**REQUIREMENT:**
Only lines with the word "excluded" belong in the answer; copy them from the records below.

**RECORD SET:**
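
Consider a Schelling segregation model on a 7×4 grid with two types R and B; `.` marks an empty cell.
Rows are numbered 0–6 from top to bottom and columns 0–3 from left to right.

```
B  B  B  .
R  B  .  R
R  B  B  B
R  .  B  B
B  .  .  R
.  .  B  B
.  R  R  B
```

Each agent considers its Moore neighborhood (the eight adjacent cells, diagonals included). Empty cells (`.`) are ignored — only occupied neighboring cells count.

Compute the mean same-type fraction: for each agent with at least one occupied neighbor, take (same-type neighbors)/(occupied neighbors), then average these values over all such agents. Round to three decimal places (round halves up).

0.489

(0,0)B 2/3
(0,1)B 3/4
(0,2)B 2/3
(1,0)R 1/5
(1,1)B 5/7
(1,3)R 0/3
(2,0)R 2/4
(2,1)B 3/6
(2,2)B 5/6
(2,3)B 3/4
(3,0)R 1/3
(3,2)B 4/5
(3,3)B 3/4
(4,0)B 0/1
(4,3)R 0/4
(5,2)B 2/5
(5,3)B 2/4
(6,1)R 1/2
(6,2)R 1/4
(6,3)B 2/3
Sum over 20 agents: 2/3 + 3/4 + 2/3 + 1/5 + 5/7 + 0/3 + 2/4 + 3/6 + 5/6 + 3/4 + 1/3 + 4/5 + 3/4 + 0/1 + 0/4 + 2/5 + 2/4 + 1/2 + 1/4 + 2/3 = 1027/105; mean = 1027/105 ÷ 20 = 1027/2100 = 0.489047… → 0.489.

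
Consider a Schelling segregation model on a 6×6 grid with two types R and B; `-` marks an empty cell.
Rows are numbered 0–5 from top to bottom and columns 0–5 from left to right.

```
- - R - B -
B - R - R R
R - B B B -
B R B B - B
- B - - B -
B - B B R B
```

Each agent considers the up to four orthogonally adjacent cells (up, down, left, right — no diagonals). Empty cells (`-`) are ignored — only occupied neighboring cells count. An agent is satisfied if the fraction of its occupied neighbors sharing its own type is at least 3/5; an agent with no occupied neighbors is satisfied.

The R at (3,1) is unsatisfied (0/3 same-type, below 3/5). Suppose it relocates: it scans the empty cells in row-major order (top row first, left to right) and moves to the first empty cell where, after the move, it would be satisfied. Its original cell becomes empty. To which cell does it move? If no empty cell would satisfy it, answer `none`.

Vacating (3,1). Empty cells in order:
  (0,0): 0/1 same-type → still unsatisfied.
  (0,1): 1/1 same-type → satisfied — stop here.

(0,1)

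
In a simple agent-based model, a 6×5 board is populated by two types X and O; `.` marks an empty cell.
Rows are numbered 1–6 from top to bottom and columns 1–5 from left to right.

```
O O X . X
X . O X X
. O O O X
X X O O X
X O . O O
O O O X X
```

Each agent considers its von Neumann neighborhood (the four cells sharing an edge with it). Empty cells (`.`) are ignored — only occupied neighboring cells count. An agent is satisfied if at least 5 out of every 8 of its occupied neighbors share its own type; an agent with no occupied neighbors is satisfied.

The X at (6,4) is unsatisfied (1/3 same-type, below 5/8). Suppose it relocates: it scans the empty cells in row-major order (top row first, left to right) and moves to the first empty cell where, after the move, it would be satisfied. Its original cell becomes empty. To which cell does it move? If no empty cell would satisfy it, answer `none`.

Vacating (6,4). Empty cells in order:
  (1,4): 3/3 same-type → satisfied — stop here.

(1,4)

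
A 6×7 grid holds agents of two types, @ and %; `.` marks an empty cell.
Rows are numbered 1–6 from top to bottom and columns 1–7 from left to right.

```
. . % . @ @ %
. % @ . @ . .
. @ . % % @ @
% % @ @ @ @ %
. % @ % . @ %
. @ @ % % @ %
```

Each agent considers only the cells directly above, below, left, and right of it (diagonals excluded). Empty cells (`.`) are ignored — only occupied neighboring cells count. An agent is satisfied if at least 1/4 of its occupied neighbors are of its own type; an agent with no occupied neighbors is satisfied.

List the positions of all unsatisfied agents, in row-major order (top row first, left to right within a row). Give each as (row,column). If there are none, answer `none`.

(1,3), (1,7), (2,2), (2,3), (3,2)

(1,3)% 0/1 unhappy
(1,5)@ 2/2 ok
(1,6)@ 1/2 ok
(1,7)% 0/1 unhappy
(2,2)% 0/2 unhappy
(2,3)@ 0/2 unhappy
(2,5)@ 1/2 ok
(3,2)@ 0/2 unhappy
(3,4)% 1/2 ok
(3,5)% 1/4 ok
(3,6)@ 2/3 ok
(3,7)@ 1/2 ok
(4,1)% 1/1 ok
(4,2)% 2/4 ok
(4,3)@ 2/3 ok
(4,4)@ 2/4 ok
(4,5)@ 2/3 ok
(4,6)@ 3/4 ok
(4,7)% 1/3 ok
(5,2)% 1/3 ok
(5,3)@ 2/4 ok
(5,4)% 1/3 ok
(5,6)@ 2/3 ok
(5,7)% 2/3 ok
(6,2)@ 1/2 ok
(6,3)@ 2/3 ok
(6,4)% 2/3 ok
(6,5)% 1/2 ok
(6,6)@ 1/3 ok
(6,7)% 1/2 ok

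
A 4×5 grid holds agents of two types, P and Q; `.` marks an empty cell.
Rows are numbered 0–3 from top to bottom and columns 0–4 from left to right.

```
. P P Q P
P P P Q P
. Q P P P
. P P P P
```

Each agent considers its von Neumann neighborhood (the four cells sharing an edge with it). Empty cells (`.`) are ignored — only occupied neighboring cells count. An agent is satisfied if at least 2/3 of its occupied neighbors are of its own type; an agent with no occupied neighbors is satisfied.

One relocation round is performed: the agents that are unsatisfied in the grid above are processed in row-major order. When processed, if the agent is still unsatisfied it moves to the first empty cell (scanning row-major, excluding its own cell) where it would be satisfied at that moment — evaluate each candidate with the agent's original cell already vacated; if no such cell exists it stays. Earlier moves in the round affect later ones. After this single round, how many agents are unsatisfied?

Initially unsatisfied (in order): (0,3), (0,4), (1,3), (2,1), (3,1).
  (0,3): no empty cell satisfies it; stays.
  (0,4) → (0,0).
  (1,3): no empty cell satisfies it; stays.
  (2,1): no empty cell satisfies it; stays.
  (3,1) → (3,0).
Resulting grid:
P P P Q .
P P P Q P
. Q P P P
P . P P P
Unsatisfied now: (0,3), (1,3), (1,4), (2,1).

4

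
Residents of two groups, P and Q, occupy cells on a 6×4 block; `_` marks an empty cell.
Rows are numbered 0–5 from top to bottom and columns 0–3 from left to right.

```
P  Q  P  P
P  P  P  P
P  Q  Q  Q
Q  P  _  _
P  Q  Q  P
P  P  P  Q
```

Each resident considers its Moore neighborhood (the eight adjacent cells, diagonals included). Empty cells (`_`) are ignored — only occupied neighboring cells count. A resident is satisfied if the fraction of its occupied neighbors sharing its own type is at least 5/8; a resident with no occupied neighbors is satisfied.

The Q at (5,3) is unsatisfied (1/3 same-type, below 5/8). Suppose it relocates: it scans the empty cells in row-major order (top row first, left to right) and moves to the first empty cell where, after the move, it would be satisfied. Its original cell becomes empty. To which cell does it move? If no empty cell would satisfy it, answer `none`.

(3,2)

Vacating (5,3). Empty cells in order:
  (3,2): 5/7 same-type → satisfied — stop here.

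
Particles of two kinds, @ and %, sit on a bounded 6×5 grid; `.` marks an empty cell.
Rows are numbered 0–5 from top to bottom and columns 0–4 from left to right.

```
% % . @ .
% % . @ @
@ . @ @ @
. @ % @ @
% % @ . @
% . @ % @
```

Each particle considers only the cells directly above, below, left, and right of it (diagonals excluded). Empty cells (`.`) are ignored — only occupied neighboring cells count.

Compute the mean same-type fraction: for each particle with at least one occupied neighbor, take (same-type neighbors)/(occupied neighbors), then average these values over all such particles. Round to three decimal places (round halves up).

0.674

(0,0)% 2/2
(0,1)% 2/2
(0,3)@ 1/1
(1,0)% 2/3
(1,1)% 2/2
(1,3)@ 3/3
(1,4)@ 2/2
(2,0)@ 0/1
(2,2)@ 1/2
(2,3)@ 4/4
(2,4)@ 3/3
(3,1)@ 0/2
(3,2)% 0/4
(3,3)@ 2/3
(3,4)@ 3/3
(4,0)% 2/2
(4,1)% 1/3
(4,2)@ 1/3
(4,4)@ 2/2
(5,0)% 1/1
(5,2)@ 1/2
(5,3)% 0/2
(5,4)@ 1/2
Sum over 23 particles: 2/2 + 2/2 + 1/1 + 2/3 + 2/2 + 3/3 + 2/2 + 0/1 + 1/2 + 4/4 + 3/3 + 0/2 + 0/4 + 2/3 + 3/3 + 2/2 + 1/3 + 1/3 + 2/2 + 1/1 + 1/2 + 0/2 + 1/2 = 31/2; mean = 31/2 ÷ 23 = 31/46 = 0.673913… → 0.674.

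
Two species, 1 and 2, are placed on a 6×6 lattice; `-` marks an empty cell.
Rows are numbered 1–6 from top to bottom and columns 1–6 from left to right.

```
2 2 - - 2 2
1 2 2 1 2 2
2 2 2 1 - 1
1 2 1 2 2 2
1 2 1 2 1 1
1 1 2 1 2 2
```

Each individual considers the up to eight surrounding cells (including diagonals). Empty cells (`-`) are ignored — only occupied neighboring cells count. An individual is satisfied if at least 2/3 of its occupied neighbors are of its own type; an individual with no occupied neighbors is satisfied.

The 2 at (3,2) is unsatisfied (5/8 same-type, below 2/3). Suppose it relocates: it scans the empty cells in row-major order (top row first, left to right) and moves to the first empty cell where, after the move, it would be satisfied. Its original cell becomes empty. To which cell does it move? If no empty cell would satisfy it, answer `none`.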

**EXERCISE SOLUTION:**
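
Each agent considers only the cells directly above, below, left, and right of it (diagonals excluded). Empty cells (`.`) are ignored — only occupied neighboring cells count. An agent is satisfied if at least 1/4 of its occupied neighbors are of its own type; an agent with no occupied neighbors is satisfied.
Each particle considers only the cells directly above, below, left, and right of it (diagonals excluded). Empty cells (`.`) are ignored — only occupied neighboring cells count.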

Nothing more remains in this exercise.